Collected data entries —
********************
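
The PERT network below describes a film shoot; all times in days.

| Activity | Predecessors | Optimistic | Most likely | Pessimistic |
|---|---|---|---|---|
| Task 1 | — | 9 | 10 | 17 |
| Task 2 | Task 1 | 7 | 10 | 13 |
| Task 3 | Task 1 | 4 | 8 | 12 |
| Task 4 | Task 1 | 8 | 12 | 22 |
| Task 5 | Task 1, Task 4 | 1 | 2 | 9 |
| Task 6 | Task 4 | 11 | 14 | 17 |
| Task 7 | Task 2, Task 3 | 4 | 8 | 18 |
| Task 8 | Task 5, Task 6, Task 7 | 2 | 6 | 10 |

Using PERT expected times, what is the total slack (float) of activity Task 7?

8 days

te_Task 1 = (9 + 4·10 + 17)/6 = 66/6 = 11
te_Task 2 = (7 + 4·10 + 13)/6 = 60/6 = 10
te_Task 3 = (4 + 4·8 + 12)/6 = 48/6 = 8
te_Task 4 = (8 + 4·12 + 22)/6 = 78/6 = 13
te_Task 5 = (1 + 4·2 + 9)/6 = 18/6 = 3
te_Task 6 = (11 + 4·14 + 17)/6 = 84/6 = 14
te_Task 7 = (4 + 4·8 + 18)/6 = 54/6 = 9
te_Task 8 = (2 + 4·6 + 10)/6 = 36/6 = 6

Forward pass:
ES_Task 1 = 0; EF_Task 1 = 11
ES_Task 2 = 11; EF_Task 2 = 11+10 = 21
ES_Task 3 = 11; EF_Task 3 = 11+8 = 19
ES_Task 4 = 11; EF_Task 4 = 11+13 = 24
ES_Task 5 = max(EF_Task 1=11, EF_Task 4=24) = 24; EF_Task 5 = 24+3 = 27
ES_Task 6 = 24; EF_Task 6 = 24+14 = 38
ES_Task 7 = max(EF_Task 2=21, EF_Task 3=19) = 21; EF_Task 7 = 21+9 = 30
ES_Task 8 = max(EF_Task 5=27, EF_Task 6=38, EF_Task 7=30) = 38; EF_Task 8 = 38+6 = 44
Expected project duration μ = 44 days. Critical path: Task 1 → Task 4 → Task 6 → Task 8.

Backward pass:
LF_Task 8 = 44; LS_Task 8 = 44−6 = 38
LF_Task 7 = LS_Task 8 = 38; LS_Task 7 = 38−9 = 29
LF_Task 6 = LS_Task 8 = 38; LS_Task 6 = 38−14 = 24
LF_Task 5 = LS_Task 8 = 38; LS_Task 5 = 38−3 = 35
LF_Task 4 = min(LS_Task 5=35, LS_Task 6=24) = 24; LS_Task 4 = 24−13 = 11
LF_Task 3 = LS_Task 7 = 29; LS_Task 3 = 29−8 = 21
LF_Task 2 = LS_Task 7 = 29; LS_Task 2 = 29−10 = 19
LF_Task 1 = min(LS_Task 2=19, LS_Task 3=21, LS_Task 4=11, LS_Task 5=35) = 11; LS_Task 1 = 11−11 = 0
Slack_Task 7 = LS_Task 7 − ES_Task 7 = 29 − 21 = 8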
********************
BRIEF — Give back, exactly as written, the stretch from the line with "Task 1, Task" through the line with "7 | 2 | 6 | 10 |", and no other lines from the records above.

TASK RESULT —
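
| Task 5 | Task 1, Task 4 | 1 | 2 | 9 |
| Task 6 | Task 4 | 11 | 14 | 17 |
| Task 7 | Task 2, Task 3 | 4 | 8 | 18 |
| Task 8 | Task 5, Task 6, Task 7 | 2 | 6 | 10 |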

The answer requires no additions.